Below are entries. Reproduce exactly the lines between the line holding "Yago died before" and the line holding "Catalina and Beatriz", inclusive, and only those.
[Start of Attachment]
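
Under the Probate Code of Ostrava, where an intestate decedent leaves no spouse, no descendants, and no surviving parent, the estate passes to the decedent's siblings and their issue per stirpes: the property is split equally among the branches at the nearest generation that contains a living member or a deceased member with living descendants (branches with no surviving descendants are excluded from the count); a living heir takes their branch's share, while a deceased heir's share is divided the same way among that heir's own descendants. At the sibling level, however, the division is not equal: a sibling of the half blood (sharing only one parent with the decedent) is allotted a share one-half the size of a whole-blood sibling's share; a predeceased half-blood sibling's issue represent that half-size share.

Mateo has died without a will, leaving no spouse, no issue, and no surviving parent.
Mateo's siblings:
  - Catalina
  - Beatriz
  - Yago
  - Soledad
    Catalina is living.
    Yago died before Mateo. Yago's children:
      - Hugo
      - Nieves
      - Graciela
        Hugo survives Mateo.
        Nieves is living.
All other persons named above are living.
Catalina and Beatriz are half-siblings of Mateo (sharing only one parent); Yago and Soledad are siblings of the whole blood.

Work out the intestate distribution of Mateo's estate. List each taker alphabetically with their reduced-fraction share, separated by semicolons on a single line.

No spouse, descendants, or parent survives, so the estate passes to Mateo's siblings per stirpes.
Half-blood siblings count for one-half the weight of whole-blood siblings at the initial division.
Dividing 1 in proportion to weights (total weight 3): Catalina (weight 1/2) → 1/6; Beatriz (weight 1/2) → 1/6; Yago (weight 1) → 1/3; Soledad (weight 1) → 1/3.
Catalina is living and takes 1/6.
Beatriz is living and takes 1/6.
Yago predeceased; the 1/3 allotted to Yago's branch passes to Yago's issue by representation.
The 1/3 is divided into 3 equal shares of 1/9 among Hugo, Nieves, Graciela.
Hugo is living and takes 1/9.
Nieves is living and takes 1/9.
Graciela is living and takes 1/9.
Soledad is living and takes 1/3.

Beatriz 1/6; Catalina 1/6; Graciela 1/9; Hugo 1/9; Nieves 1/9; Soledad 1/3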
[End of Attachment]
Answer for this exercise:
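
    Yago died before Mateo. Yago's children:
      - Hugo
      - Nieves
      - Graciela
        Hugo survives Mateo.
        Nieves is living.
All other persons named above are living.
Catalina and Beatriz are half-siblings of Mateo (sharing only one parent); Yago and Soledad are siblings of the whole blood.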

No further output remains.